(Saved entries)
◇ ◇ ◇ ◇ ◇ ◇ ◇
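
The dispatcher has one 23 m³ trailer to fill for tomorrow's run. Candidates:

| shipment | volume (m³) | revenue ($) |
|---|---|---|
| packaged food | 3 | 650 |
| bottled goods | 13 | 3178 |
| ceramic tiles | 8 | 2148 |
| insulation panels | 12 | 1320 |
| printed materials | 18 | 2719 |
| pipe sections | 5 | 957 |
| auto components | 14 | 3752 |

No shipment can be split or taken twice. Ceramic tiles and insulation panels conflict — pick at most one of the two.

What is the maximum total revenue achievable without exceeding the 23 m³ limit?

Ranking by ratio (revenue/m³): ceramic tiles 268.50, auto components 268.00, bottled goods 244.46.
The ratio ordering already packs tightly: ceramic tiles + auto components, 22 m³, 5900.

5900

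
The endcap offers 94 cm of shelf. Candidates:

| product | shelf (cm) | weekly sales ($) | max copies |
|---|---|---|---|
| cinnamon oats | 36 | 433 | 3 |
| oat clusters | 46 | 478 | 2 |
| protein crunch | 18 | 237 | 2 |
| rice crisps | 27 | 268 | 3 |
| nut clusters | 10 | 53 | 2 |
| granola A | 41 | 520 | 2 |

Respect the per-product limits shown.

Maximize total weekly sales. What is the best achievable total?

By weekly sales per cm: protein crunch 13.17, granola A 12.68, cinnamon oats 12.03 lead.
Greedy by ratio would take 2×protein crunch + nut clusters + granola A: 87 cm used, total 1047.
Dropping protein crunch and nut clusters and granola A frees 69 cm; slotting in 2×cinnamon oats (72 cm) lifts the total to 1103 at 90 cm.
No other feasible combination exceeds 1103.

1103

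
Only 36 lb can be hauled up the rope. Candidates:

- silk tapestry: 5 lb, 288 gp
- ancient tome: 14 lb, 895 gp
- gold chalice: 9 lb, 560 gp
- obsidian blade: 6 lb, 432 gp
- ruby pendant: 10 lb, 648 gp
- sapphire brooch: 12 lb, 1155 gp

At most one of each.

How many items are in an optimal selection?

3

Best achievable value is 2698.
For example ancient tome + ruby pendant + sapphire brooch achieves it, using 36 lb.
Every optimal selection uses 3 items.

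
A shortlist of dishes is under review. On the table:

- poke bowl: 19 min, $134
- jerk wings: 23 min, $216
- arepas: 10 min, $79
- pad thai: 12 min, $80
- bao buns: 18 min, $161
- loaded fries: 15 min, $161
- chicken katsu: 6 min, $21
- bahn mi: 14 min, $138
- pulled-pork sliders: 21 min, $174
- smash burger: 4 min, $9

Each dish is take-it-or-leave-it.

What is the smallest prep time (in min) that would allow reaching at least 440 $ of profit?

47

Look for the lowest-prep combination reaching 440.
bao buns + loaded fries + bahn mi: 460 profit at 47 min.
Any bundle with less than 47 min falls short of 440.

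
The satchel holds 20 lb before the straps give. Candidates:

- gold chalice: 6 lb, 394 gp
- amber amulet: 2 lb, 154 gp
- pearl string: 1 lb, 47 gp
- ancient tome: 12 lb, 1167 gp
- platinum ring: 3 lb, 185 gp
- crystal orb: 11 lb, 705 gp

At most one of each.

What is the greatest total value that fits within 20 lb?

Best packing: gold chalice + amber amulet + ancient tome — 20 lb, 1715 total.
Next best is gold chalice + pearl string + ancient tome at 1608 (19 lb) — short by 107.

1715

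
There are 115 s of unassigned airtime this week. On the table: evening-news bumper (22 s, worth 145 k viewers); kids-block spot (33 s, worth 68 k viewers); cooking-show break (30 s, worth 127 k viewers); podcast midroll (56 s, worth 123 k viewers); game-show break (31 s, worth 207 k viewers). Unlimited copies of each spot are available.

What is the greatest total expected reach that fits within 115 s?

Evening-news bumper + 3×game-show break uses 115 of the 115 s and totals 766.
Nothing else within 115 s beats 766.

766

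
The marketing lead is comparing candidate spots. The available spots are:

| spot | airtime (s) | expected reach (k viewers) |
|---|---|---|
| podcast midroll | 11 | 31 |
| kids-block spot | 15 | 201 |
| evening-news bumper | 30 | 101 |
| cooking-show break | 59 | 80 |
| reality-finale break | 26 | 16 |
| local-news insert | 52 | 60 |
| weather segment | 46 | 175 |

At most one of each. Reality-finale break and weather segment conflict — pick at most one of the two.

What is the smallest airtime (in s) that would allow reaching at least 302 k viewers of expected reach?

45

Look for the lowest-airtime combination reaching 302.
kids-block spot + evening-news bumper: 302 expected reach at 45 s.
Any bundle with less than 45 s falls short of 302.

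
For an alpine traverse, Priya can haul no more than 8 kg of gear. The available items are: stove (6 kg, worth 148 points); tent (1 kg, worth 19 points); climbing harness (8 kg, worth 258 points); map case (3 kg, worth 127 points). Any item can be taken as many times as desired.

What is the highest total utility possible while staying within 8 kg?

Ranking by ratio (utility/kg): map case 42.33, climbing harness 32.25, stove 24.67, tent 19.00.
2×tent + 2×map case uses 8 of the 8 kg and totals 292.

292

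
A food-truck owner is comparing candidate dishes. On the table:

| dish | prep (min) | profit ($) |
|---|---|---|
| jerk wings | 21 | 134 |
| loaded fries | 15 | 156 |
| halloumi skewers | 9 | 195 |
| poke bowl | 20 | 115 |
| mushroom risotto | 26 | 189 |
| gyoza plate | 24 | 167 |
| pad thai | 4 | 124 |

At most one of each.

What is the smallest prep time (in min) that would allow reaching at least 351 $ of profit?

24

Need the lightest bundle worth ≥ 351.
loaded fries + halloumi skewers: 351 profit at 24 min.
No combination under 24 min hits 351.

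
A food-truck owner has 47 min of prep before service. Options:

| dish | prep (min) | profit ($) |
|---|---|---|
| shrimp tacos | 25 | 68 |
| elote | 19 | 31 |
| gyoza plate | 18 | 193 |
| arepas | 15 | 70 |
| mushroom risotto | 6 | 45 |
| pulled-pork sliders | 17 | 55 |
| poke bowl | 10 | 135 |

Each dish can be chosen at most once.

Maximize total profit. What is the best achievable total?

398

Taking the top-ratio dishes first gives gyoza plate + mushroom risotto + poke bowl for 373 (34 min).
The 6 min tied up in mushroom risotto is better spent on arepas — total rises to 398 (43 min).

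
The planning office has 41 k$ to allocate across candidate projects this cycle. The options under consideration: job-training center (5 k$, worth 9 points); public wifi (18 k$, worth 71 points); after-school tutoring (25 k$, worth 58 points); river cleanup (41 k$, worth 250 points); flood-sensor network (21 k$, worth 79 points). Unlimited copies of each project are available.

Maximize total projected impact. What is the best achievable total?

250

By projected impact per k$: river cleanup 6.10, public wifi 3.94, flood-sensor network 3.76 lead.
The ratio ordering already packs tightly: river cleanup, 41 k$, 250.
Nothing else within 41 k$ beats 250.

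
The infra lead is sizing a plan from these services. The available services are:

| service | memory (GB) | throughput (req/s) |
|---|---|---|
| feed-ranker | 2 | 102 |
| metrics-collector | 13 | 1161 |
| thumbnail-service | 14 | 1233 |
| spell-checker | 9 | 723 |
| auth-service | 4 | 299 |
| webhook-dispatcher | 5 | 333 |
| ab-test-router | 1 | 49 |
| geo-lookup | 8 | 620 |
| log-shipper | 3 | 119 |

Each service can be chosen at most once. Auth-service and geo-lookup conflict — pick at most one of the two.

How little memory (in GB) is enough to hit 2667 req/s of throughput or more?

31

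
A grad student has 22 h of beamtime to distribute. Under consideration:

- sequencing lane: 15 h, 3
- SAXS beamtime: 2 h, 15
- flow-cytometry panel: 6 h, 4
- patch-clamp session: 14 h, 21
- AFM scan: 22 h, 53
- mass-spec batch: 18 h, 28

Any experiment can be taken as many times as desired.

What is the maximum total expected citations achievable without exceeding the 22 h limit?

By expected citations per h: SAXS beamtime 7.50, AFM scan 2.41, mass-spec batch 1.56 lead.
The ratio ordering already packs tightly: 11×SAXS beamtime, 22 h, 165.

165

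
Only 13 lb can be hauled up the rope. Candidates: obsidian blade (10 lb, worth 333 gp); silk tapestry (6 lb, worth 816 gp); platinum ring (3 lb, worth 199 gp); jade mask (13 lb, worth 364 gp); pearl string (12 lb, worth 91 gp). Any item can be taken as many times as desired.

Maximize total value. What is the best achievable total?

Taking 2×silk tapestry: 12 lb used, 1632 in value.
Nothing else within 13 lb beats 1632.

1632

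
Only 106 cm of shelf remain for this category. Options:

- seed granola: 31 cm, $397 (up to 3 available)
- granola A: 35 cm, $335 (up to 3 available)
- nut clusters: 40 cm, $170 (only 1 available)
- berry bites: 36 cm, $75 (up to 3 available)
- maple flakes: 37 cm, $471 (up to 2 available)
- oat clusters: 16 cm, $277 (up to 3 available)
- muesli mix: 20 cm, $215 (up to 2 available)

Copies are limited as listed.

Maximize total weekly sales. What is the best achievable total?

By weekly sales per cm: oat clusters 17.31, seed granola 12.81, maple flakes 12.73 lead.
Filling by ratio: seed granola + 3×oat clusters + muesli mix for 1443, with 7 cm left unused.
Dropping seed granola frees 31 cm; slotting in maple flakes (37 cm) lifts the total to 1517 at 105 cm.
Every other selection either busts 106 cm or exceeds an availability limit or fails to beat 1517.

1517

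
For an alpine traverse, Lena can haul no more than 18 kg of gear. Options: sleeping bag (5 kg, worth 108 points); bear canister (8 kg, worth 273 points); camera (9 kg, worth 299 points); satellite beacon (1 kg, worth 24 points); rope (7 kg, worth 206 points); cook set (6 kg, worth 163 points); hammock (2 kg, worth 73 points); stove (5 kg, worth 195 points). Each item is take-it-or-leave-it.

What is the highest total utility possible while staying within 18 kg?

Ranking by ratio (utility/kg): stove 39.00, hammock 36.50, bear canister 34.12, camera 33.22.
A density-first pass picks bear canister + satellite beacon + hammock + stove — 565 at 16 kg.
Dropping hammock and stove frees 7 kg; slotting in camera (9 kg) lifts the total to 596 at 18 kg.
The closest alternative, camera + satellite beacon + hammock + stove, reaches only 591.

596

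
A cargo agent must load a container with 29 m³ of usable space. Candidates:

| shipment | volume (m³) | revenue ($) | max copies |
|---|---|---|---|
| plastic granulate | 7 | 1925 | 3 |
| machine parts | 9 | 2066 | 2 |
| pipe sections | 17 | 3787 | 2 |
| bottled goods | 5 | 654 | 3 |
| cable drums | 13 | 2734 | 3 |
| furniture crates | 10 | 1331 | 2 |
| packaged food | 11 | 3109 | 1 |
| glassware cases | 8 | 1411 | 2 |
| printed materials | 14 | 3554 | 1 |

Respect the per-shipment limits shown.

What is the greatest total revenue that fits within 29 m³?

7404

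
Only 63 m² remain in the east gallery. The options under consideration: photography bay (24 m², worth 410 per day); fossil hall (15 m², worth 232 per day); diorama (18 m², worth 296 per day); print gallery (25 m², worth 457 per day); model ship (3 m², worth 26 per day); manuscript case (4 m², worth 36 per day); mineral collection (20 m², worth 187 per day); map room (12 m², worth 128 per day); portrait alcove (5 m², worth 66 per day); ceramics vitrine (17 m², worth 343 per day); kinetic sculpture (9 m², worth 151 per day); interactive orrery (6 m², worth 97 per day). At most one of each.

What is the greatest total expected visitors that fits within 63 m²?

By expected visitors per m²: ceramics vitrine 20.18, print gallery 18.28, photography bay 17.08, kinetic sculpture 16.78 lead.
Taking the top-ratio exhibits first gives print gallery + portrait alcove + ceramics vitrine + kinetic sculpture + interactive orrery for 1114 (62 m²).
Replace portrait alcove and kinetic sculpture with fossil hall: the trade gains 15 net, giving 1129 at 63 m².

1129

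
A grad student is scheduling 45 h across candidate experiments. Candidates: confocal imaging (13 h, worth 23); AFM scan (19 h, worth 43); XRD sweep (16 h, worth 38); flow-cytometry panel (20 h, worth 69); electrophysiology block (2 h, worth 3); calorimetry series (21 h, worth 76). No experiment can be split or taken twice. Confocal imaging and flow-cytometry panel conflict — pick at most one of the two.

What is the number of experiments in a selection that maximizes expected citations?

3

Best achievable expected citations is 148.
For example flow-cytometry panel + electrophysiology block + calorimetry series achieves it, using 43 h.
Every optimal selection uses 3 experiments.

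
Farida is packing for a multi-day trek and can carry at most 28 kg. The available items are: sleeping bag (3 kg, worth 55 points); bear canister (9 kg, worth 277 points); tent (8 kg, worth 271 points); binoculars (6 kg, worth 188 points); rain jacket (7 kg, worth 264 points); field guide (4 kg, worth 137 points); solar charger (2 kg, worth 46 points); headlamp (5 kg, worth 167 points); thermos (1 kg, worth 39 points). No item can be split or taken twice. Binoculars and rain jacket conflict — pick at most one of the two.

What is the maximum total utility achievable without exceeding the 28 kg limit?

949

Taking the top-ratio items first gives tent + rain jacket + field guide + solar charger + headlamp + thermos for 924 (27 kg).
Dropping solar charger and headlamp and thermos frees 8 kg; slotting in bear canister (9 kg) lifts the total to 949 at 28 kg.
The closest alternative, sleeping bag + tent + rain jacket + field guide + headlamp + thermos, reaches only 933.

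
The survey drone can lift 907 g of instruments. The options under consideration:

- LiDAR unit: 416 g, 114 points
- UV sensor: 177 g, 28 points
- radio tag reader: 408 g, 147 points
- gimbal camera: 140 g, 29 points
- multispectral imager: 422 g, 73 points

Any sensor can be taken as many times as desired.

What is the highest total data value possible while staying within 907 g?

294

Density check — radio tag reader 0.36, LiDAR unit 0.27, gimbal camera 0.21 are the best per g.
2×radio tag reader uses 816 of the 907 g and totals 294.
Nothing else within 907 g beats 294.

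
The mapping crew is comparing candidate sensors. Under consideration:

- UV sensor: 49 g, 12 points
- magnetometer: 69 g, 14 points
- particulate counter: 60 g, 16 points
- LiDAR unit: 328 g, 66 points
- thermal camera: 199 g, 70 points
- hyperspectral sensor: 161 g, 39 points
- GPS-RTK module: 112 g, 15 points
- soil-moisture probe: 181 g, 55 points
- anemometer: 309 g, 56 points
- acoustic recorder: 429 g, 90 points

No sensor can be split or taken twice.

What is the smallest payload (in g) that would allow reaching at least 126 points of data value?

429

Minimise g subject to total data value ≥ 126.
Taking UV sensor + thermal camera + soil-moisture probe gives 137 (≥ 126) for 429 g.
Any bundle with less than 429 g falls short of 126.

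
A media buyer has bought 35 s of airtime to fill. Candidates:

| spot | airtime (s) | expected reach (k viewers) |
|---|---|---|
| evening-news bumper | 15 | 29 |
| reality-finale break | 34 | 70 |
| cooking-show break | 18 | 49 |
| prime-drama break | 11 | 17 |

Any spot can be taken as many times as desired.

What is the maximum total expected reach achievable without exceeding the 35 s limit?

78

Best packing: evening-news bumper + cooking-show break — 33 s, 78 total.
That's the maximum — no swap from here does better than 78.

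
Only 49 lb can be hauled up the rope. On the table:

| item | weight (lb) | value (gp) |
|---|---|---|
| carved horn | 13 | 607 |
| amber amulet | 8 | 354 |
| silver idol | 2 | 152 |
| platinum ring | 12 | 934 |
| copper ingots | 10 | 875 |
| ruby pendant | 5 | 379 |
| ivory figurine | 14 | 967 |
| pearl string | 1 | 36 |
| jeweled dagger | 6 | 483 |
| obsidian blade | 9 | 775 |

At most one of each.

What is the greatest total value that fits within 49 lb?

3790

Greedy by ratio would take silver idol + platinum ring + copper ingots + ruby pendant + pearl string + jeweled dagger + obsidian blade: 45 lb used, total 3634.
The 10 lb tied up in pearl string and obsidian blade is better spent on ivory figurine — total rises to 3790 (49 lb).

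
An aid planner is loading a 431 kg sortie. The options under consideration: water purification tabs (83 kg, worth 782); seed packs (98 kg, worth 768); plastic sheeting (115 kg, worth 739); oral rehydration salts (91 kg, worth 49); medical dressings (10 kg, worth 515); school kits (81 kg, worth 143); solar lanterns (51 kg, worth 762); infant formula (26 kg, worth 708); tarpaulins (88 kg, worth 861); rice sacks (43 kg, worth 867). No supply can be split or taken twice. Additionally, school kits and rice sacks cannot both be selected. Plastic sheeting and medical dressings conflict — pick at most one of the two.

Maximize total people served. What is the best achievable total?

5263

Taking water purification tabs + seed packs + medical dressings + solar lanterns + infant formula + tarpaulins + rice sacks: 399 kg used, 5263 in people served.
Nothing else feasible within 431 kg beats 5263.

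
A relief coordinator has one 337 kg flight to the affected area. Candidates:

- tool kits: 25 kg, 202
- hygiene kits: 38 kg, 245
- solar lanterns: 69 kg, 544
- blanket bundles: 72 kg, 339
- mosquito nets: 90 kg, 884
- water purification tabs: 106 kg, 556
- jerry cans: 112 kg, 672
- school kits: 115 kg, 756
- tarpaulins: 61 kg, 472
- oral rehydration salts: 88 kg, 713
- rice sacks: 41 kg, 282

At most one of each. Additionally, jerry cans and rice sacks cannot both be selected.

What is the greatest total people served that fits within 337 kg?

2815

Density check — mosquito nets 9.82, oral rehydration salts 8.10, tool kits 8.08, solar lanterns 7.88 are the best per kg.
Taking tool kits + solar lanterns + mosquito nets + tarpaulins + oral rehydration salts: 333 kg used, 2815 in people served.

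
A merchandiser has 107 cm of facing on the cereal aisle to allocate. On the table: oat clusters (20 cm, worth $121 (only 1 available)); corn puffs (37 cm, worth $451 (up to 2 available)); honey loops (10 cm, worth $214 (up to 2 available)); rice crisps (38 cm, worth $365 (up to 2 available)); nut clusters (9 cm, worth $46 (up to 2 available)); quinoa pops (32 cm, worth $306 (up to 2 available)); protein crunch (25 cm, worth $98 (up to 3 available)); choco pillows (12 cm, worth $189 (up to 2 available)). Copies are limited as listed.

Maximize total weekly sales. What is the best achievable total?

1519

Ranking by ratio (weekly sales/cm): honey loops 21.40, choco pillows 15.75, corn puffs 12.19.
Taking the top-ratio products first gives oat clusters + corn puffs + 2×honey loops + 2×choco pillows for 1378 (101 cm).
The 32 cm tied up in oat clusters and choco pillows is better spent on corn puffs — total rises to 1519 (106 cm).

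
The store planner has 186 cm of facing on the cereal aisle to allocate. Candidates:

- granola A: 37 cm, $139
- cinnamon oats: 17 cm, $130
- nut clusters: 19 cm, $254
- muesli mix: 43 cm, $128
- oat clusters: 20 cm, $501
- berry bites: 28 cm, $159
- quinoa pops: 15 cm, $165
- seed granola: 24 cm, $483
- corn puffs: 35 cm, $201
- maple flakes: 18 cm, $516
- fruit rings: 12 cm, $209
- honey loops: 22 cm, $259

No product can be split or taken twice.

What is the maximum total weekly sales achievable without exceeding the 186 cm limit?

By weekly sales per cm: maple flakes 28.67, oat clusters 25.05, seed granola 20.12, fruit rings 17.42 lead.
The ratio ordering already packs tightly: cinnamon oats + nut clusters + oat clusters + quinoa pops + seed granola + corn puffs + maple flakes + fruit rings + honey loops, 182 cm, 2718.

2718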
◇ ◇ ◇ ◇ ◇ ◇ ◇
EXERCISE AIM:
The expected output is every line of the records in which the string "chosen" appears.

REPLY TO THE EXERCISE:
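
Each dish can be chosen at most once.
Each service can be chosen at most once. Auth-service and geo-lookup conflict — pick at most one of the two.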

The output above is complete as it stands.